- Try it -
Each entry must appear in the answer exactly as given.

- Excerpted data -
____________

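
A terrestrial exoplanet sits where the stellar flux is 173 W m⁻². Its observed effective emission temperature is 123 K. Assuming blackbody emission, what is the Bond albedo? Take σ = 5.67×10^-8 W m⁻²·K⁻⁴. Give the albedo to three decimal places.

From σT⁴ = S(1−α)/4 we invert for α: 1−α = 4σT⁴/S.
σT⁴ = 12.98 W m⁻², so 4σT⁴ = 51.91 W m⁻².
Hence α = 1 − 51.91/173.0 = 0.6999.

0.700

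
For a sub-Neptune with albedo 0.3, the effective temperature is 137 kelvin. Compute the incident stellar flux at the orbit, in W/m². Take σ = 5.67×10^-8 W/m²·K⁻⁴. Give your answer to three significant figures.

From S(1−α)/4 = σT⁴: S = 4σT⁴/(1−α).
σT⁴ = 5.67×10⁻⁸·(137)⁴ = 19.97 W/m².
So S = 4×19.97/(1−0.3) = 114.1 W/m².

114 W/m²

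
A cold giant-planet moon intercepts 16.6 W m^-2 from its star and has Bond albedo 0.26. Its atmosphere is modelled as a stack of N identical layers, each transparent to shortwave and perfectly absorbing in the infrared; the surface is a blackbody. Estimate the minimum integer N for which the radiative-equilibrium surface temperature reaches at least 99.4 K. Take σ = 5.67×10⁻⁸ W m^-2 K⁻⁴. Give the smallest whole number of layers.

1

The effective emission temperature is T_e = [S(1−α)/(4σ)]^¼ = 85.79 K.
Need (N+1)T_e⁴ ≥ T_s⁴, i.e. N+1 ≥ (99.4/85.79)⁴ = 1.802.
So N ≥ 0.802; the smallest integer is N = 1.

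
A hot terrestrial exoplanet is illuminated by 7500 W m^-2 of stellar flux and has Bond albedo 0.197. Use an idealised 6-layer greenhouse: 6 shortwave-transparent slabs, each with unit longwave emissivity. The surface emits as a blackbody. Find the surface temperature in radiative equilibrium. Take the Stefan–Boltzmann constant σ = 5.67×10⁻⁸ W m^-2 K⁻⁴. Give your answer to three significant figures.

657 kelvin

Top-of-atmosphere balance: σT_e⁴ = S(1−α)/4 = 1506 W m^-2 → T_e = 403.7 K.
With N = 6 opaque layers, T_s = (N+1)^(1/4)·T_e = 7^(1/4)·403.7 = 656.6 K.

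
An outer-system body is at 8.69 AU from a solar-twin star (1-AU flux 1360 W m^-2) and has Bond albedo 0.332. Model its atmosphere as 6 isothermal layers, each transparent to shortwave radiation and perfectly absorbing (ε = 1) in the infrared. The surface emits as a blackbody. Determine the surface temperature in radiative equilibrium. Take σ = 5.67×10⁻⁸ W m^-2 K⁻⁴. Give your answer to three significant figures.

139 K

Flux at the orbit: S = 1360/(8.69)² = 18.01 W m^-2.
Top-of-atmosphere balance: σT_e⁴ = S(1−α)/4 = 3.008 W m^-2 → T_e = 85.34 K.
For an N-layer opaque stack, T_s⁴ = (N+1)T_e⁴, hence T_s = (7)^(1/4)×85.34 K = 138.8 K.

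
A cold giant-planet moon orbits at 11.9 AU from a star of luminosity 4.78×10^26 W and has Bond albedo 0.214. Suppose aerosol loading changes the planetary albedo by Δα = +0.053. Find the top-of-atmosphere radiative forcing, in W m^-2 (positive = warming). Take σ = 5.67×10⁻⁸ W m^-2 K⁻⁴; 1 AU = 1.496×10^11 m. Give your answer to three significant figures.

-0.159 W m^-2

Orbital distance: d = 11.9 AU = 1.780×10^12 m.
Spreading L over a sphere of radius d: S = 4.78×10^26/(4π·1.78×10^12²) = 12.00 W m^-2.
ΔF = −(S/4)Δα = −(12.00/4)×(+0.053) = -0.1590 W m^-2.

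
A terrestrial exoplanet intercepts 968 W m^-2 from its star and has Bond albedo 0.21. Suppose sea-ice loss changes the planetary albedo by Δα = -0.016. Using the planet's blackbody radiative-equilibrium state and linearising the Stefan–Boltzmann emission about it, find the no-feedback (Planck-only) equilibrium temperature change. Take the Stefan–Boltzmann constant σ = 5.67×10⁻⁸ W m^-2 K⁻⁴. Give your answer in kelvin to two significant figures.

Unperturbed T_e = [968.0·(1−0.21)/(4σ)]^¼ = 241.0 K.
TOA radiative forcing: ΔF = −S·Δα/4 = −968.0·(-0.016)/4 = 3.872 W m^-2.
The Planck feedback parameter is 4σT_e³ = 3.173 W m^-2/K.
Hence the no-feedback warming is ΔF/(4σT_e³) = 1.22 K.

1.2 K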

____________

- Your response -
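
A terrestrial exoplanet sits where the stellar flux is 173 W m⁻². Its observed effective emission temperature is 123 K. Assuming blackbody emission, what is the Bond albedo? Take σ = 5.67×10^-8 W m⁻²·K⁻⁴. Give the albedo to three decimal places.

From σT⁴ = S(1−α)/4 we invert for α: 1−α = 4σT⁴/S.
σT⁴ = 12.98 W m⁻², so 4σT⁴ = 51.91 W m⁻².
Hence α = 1 − 51.91/173.0 = 0.6999.

0.700

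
For a sub-Neptune with albedo 0.3, the effective temperature is 137 kelvin. Compute the incident stellar flux at the orbit, in W/m². Take σ = 5.67×10^-8 W/m²·K⁻⁴. Give your answer to three significant figures.

From S(1−α)/4 = σT⁴: S = 4σT⁴/(1−α).
σT⁴ = 5.67×10⁻⁸·(137)⁴ = 19.97 W/m².
So S = 4×19.97/(1−0.3) = 114.1 W/m².

114 W/m²

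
A cold giant-planet moon intercepts 16.6 W m^-2 from its star and has Bond albedo 0.26. Its atmosphere is modelled as a stack of N identical layers, each transparent to shortwave and perfectly absorbing in the infrared; the surface is a blackbody. Estimate the minimum integer N for which the radiative-equilibrium surface temperature reaches at least 99.4 K. Take σ = 5.67×10⁻⁸ W m^-2 K⁻⁴. Give the smallest whole number of layers.

1

The effective emission temperature is T_e = [S(1−α)/(4σ)]^¼ = 85.79 K.
Need (N+1)T_e⁴ ≥ T_s⁴, i.e. N+1 ≥ (99.4/85.79)⁴ = 1.802.
So N ≥ 0.802; the smallest integer is N = 1.

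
A hot terrestrial exoplanet is illuminated by 7500 W m^-2 of stellar flux and has Bond albedo 0.197. Use an idealised 6-layer greenhouse: 6 shortwave-transparent slabs, each with unit longwave emissivity. The surface emits as a blackbody. Find the surface temperature in radiative equilibrium. Take the Stefan–Boltzmann constant σ = 5.67×10⁻⁸ W m^-2 K⁻⁴. Give your answer to three significant figures.

657 kelvin

Top-of-atmosphere balance: σT_e⁴ = S(1−α)/4 = 1506 W m^-2 → T_e = 403.7 K.
With N = 6 opaque layers, T_s = (N+1)^(1/4)·T_e = 7^(1/4)·403.7 = 656.6 K.

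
An outer-system body is at 8.69 AU from a solar-twin star (1-AU flux 1360 W m^-2) and has Bond albedo 0.332. Model its atmosphere as 6 isothermal layers, each transparent to shortwave radiation and perfectly absorbing (ε = 1) in the infrared. The surface emits as a blackbody. Determine the surface temperature in radiative equilibrium. Take σ = 5.67×10⁻⁸ W m^-2 K⁻⁴. Give your answer to three significant figures.

139 K

Flux at the orbit: S = 1360/(8.69)² = 18.01 W m^-2.
Top-of-atmosphere balance: σT_e⁴ = S(1−α)/4 = 3.008 W m^-2 → T_e = 85.34 K.
For an N-layer opaque stack, T_s⁴ = (N+1)T_e⁴, hence T_s = (7)^(1/4)×85.34 K = 138.8 K.

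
A cold giant-planet moon orbits at 11.9 AU from a star of luminosity 4.78×10^26 W and has Bond albedo 0.214. Suppose aerosol loading changes the planetary albedo by Δα = +0.053. Find the top-of-atmosphere radiative forcing, in W m^-2 (positive = warming). Take σ = 5.67×10⁻⁸ W m^-2 K⁻⁴; 1 AU = 1.496×10^11 m. Give your answer to three significant figures.

-0.159 W m^-2

Orbital distance: d = 11.9 AU = 1.780×10^12 m.
Spreading L over a sphere of radius d: S = 4.78×10^26/(4π·1.78×10^12²) = 12.00 W m^-2.
ΔF = −(S/4)Δα = −(12.00/4)×(+0.053) = -0.1590 W m^-2.

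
A terrestrial exoplanet intercepts 968 W m^-2 from its star and has Bond albedo 0.21. Suppose sea-ice loss changes the planetary albedo by Δα = -0.016. Using the planet's blackbody radiative-equilibrium state and linearising the Stefan–Boltzmann emission about it, find the no-feedback (Planck-only) equilibrium temperature change. Take the Stefan–Boltzmann constant σ = 5.67×10⁻⁸ W m^-2 K⁻⁴. Give your answer in kelvin to two significant figures.

Unperturbed T_e = [968.0·(1−0.21)/(4σ)]^¼ = 241.0 K.
TOA radiative forcing: ΔF = −S·Δα/4 = −968.0·(-0.016)/4 = 3.872 W m^-2.
The Planck feedback parameter is 4σT_e³ = 3.173 W m^-2/K.
Hence the no-feedback warming is ΔF/(4σT_e³) = 1.22 K.

1.2 K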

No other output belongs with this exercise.